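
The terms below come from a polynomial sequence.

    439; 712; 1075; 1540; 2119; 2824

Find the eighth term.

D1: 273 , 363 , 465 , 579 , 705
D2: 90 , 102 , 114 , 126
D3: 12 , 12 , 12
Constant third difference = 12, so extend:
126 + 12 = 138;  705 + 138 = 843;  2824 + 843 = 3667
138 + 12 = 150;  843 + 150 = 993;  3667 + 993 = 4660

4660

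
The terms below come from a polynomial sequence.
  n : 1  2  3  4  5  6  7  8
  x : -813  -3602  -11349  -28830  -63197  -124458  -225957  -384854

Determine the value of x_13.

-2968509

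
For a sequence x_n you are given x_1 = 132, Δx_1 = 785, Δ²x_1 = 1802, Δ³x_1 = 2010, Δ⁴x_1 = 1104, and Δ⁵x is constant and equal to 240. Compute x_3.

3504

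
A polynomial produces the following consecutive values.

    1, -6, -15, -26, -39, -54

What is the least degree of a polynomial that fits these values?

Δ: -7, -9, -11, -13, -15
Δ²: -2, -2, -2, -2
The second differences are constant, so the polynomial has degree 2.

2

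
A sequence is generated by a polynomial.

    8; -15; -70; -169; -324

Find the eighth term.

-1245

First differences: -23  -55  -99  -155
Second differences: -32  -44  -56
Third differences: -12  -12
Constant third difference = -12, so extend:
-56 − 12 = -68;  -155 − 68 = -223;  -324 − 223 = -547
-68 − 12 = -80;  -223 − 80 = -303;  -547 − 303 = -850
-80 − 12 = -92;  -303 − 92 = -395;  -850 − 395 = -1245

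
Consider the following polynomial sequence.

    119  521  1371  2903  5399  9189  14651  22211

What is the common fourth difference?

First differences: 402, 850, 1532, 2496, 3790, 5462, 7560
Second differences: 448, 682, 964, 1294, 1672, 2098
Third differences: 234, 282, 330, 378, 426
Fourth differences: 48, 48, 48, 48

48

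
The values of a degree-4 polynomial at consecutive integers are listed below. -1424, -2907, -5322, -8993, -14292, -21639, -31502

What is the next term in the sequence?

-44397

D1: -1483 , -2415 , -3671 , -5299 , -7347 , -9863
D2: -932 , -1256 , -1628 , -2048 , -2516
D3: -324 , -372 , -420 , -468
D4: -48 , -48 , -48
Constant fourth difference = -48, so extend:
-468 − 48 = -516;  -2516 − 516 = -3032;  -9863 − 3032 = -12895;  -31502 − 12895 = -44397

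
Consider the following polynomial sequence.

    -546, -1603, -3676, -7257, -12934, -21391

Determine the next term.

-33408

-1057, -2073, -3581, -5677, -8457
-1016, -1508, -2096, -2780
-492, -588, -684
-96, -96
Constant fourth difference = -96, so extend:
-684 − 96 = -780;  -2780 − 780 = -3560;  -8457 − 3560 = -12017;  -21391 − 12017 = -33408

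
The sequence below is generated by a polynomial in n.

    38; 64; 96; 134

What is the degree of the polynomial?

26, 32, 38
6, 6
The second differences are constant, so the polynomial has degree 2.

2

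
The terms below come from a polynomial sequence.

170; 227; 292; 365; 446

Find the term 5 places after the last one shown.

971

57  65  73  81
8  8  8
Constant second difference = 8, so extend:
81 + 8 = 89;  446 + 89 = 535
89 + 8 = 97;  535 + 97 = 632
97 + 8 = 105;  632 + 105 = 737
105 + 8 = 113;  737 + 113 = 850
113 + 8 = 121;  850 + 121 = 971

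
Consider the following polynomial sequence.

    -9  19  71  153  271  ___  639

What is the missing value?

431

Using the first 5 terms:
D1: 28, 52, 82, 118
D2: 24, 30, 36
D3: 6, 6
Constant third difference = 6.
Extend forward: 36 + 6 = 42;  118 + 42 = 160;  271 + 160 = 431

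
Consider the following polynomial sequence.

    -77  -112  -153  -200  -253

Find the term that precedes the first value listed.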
______________________________
Set every entry down once more, exactly as written above.

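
The terms below come from a polynomial sequence.

    439; 712; 1075; 1540; 2119; 2824

Find the eighth term.

D1: 273 , 363 , 465 , 579 , 705
D2: 90 , 102 , 114 , 126
D3: 12 , 12 , 12
Constant third difference = 12, so extend:
126 + 12 = 138;  705 + 138 = 843;  2824 + 843 = 3667
138 + 12 = 150;  843 + 150 = 993;  3667 + 993 = 4660

4660

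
The terms below come from a polynomial sequence.
  n : 1  2  3  4  5  6  7  8
  x : -813  -3602  -11349  -28830  -63197  -124458  -225957  -384854

Determine the value of x_13.

-2968509

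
For a sequence x_n you are given x_1 = 132, Δx_1 = 785, Δ²x_1 = 1802, Δ³x_1 = 2010, Δ⁴x_1 = 1104, and Δ⁵x is constant and equal to 240. Compute x_3.

3504

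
A polynomial produces the following consecutive values.

    1, -6, -15, -26, -39, -54

What is the least degree of a polynomial that fits these values?

Δ: -7, -9, -11, -13, -15
Δ²: -2, -2, -2, -2
The second differences are constant, so the polynomial has degree 2.

2

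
A sequence is generated by a polynomial.

    8; -15; -70; -169; -324

Find the eighth term.

-1245

First differences: -23  -55  -99  -155
Second differences: -32  -44  -56
Third differences: -12  -12
Constant third difference = -12, so extend:
-56 − 12 = -68;  -155 − 68 = -223;  -324 − 223 = -547
-68 − 12 = -80;  -223 − 80 = -303;  -547 − 303 = -850
-80 − 12 = -92;  -303 − 92 = -395;  -850 − 395 = -1245

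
Consider the following polynomial sequence.

    119  521  1371  2903  5399  9189  14651  22211

What is the common fourth difference?

First differences: 402, 850, 1532, 2496, 3790, 5462, 7560
Second differences: 448, 682, 964, 1294, 1672, 2098
Third differences: 234, 282, 330, 378, 426
Fourth differences: 48, 48, 48, 48

48

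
The values of a degree-4 polynomial at consecutive integers are listed below. -1424, -2907, -5322, -8993, -14292, -21639, -31502

What is the next term in the sequence?

-44397

D1: -1483 , -2415 , -3671 , -5299 , -7347 , -9863
D2: -932 , -1256 , -1628 , -2048 , -2516
D3: -324 , -372 , -420 , -468
D4: -48 , -48 , -48
Constant fourth difference = -48, so extend:
-468 − 48 = -516;  -2516 − 516 = -3032;  -9863 − 3032 = -12895;  -31502 − 12895 = -44397

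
Consider the following polynomial sequence.

    -546, -1603, -3676, -7257, -12934, -21391

Determine the next term.

-33408

-1057, -2073, -3581, -5677, -8457
-1016, -1508, -2096, -2780
-492, -588, -684
-96, -96
Constant fourth difference = -96, so extend:
-684 − 96 = -780;  -2780 − 780 = -3560;  -8457 − 3560 = -12017;  -21391 − 12017 = -33408

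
The sequence below is generated by a polynomial in n.

    38; 64; 96; 134

What is the degree of the polynomial?

26, 32, 38
6, 6
The second differences are constant, so the polynomial has degree 2.

2

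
The terms below come from a polynomial sequence.

170; 227; 292; 365; 446

Find the term 5 places after the last one shown.

971

57  65  73  81
8  8  8
Constant second difference = 8, so extend:
81 + 8 = 89;  446 + 89 = 535
89 + 8 = 97;  535 + 97 = 632
97 + 8 = 105;  632 + 105 = 737
105 + 8 = 113;  737 + 113 = 850
113 + 8 = 121;  850 + 121 = 971

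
Consider the following polynomial sequence.

    -9  19  71  153  271  ___  639

What is the missing value?

431

Using the first 5 terms:
D1: 28, 52, 82, 118
D2: 24, 30, 36
D3: 6, 6
Constant third difference = 6.
Extend forward: 36 + 6 = 42;  118 + 42 = 160;  271 + 160 = 431

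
Consider the following polynomial sequence.

    -77  -112  -153  -200  -253

Find the term that precedes the first value listed.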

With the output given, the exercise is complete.